Brief:
Repeat the records. Match each character exactly.
++++ Data under study
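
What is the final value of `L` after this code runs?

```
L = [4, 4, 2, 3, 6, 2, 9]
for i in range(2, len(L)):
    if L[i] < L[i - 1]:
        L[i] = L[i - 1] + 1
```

[4, 4, 5, 6, 6, 7, 9]

i=2: 2<4, L[2] = 4+1 = 5 → [4, 4, 5, 3, 6, 2, 9]
i=3: 3<5, L[3] = 5+1 = 6 → [4, 4, 5, 6, 6, 2, 9]
i=4: 6>=6, unchanged → [4, 4, 5, 6, 6, 2, 9]
i=5: 2<6, L[5] = 6+1 = 7 → [4, 4, 5, 6, 6, 7, 9]
i=6: 9>=7, unchanged → [4, 4, 5, 6, 6, 7, 9]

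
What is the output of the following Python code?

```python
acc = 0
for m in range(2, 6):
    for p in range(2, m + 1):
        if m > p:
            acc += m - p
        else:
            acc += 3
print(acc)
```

22

m=2,p=2: not 2>2, acc = 0+3 = 3
m=3,p=2: 3>2, acc = 3+1 = 4
m=3,p=3: not 3>3, acc = 4+3 = 7
m=4,p=2: 4>2, acc = 7+2 = 9
m=4,p=3: 4>3, acc = 9+1 = 10
m=4,p=4: not 4>4, acc = 10+3 = 13
m=5,p=2: 5>2, acc = 13+3 = 16
m=5,p=3: 5>3, acc = 16+2 = 18
m=5,p=4: 5>4, acc = 18+1 = 19
m=5,p=5: not 5>5, acc = 19+3 = 22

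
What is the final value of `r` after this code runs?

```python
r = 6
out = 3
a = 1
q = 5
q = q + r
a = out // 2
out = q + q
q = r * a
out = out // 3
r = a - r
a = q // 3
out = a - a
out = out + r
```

-5

q = 5+6 = 11
a = 3//2 = 1
out = 11+11 = 22
q = 6*1 = 6
out = 22//3 = 7
r = 1-6 = -5
a = 6//3 = 2
out = 2-2 = 0
out = 0+(-5) = -5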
++++++++
Exercise result:
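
What is the final value of `L` after this code runs?

```
L = [4, 4, 2, 3, 6, 2, 9]
for i in range(2, len(L)):
    if L[i] < L[i - 1]:
        L[i] = L[i - 1] + 1
```

[4, 4, 5, 6, 6, 7, 9]

i=2: 2<4, L[2] = 4+1 = 5 → [4, 4, 5, 3, 6, 2, 9]
i=3: 3<5, L[3] = 5+1 = 6 → [4, 4, 5, 6, 6, 2, 9]
i=4: 6>=6, unchanged → [4, 4, 5, 6, 6, 2, 9]
i=5: 2<6, L[5] = 6+1 = 7 → [4, 4, 5, 6, 6, 7, 9]
i=6: 9>=7, unchanged → [4, 4, 5, 6, 6, 7, 9]

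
What is the output of the following Python code?

```python
acc = 0
for m in range(2, 6):
    for p in range(2, m + 1):
        if m > p:
            acc += m - p
        else:
            acc += 3
print(acc)
```

22

m=2,p=2: not 2>2, acc = 0+3 = 3
m=3,p=2: 3>2, acc = 3+1 = 4
m=3,p=3: not 3>3, acc = 4+3 = 7
m=4,p=2: 4>2, acc = 7+2 = 9
m=4,p=3: 4>3, acc = 9+1 = 10
m=4,p=4: not 4>4, acc = 10+3 = 13
m=5,p=2: 5>2, acc = 13+3 = 16
m=5,p=3: 5>3, acc = 16+2 = 18
m=5,p=4: 5>4, acc = 18+1 = 19
m=5,p=5: not 5>5, acc = 19+3 = 22

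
What is the final value of `r` after this code runs?

```python
r = 6
out = 3
a = 1
q = 5
q = q + r
a = out // 2
out = q + q
q = r * a
out = out // 3
r = a - r
a = q // 3
out = a - a
out = out + r
```

-5

q = 5+6 = 11
a = 3//2 = 1
out = 11+11 = 22
q = 6*1 = 6
out = 22//3 = 7
r = 1-6 = -5
a = 6//3 = 2
out = 2-2 = 0
out = 0+(-5) = -5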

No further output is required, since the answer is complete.